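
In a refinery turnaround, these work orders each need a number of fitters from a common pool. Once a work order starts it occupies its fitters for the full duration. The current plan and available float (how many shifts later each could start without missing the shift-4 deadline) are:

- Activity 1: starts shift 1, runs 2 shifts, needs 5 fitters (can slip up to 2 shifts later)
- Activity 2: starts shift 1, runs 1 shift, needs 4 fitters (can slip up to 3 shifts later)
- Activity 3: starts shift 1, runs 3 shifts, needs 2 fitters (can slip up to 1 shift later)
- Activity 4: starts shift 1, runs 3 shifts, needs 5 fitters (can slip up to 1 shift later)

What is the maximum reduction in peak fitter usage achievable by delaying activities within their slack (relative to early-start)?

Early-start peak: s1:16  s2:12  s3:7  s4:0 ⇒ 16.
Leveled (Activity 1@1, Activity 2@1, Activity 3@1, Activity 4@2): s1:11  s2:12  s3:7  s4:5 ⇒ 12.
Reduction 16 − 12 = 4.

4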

* * *

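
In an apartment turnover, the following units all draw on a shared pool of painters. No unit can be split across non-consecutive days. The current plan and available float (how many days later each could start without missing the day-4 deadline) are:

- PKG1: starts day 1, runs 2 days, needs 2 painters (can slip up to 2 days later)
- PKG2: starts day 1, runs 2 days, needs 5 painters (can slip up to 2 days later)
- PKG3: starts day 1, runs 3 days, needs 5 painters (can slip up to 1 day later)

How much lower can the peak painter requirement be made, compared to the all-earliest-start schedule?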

==

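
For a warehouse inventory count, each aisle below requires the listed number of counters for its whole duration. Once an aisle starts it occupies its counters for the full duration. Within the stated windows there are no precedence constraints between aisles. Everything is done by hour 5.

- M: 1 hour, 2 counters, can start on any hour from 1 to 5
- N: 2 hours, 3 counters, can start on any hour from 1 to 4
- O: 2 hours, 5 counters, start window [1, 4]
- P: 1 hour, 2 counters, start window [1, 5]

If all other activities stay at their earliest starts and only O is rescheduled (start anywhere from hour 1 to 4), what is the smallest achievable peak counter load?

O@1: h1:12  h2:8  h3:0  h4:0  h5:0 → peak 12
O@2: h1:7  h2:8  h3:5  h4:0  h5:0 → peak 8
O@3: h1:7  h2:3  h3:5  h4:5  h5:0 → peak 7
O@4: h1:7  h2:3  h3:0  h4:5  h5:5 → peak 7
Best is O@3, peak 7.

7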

What is being asked: Wherever a line in the records contains the word "occupies", copy that line.

Response to this task:
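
In a refinery turnaround, these work orders each need a number of fitters from a common pool. Once a work order starts it occupies its fitters for the full duration. The current plan and available float (how many shifts later each could start without missing the shift-4 deadline) are:
For a warehouse inventory count, each aisle below requires the listed number of counters for its whole duration. Once an aisle starts it occupies its counters for the full duration. Within the stated windows there are no precedence constraints between aisles. Everything is done by hour 5.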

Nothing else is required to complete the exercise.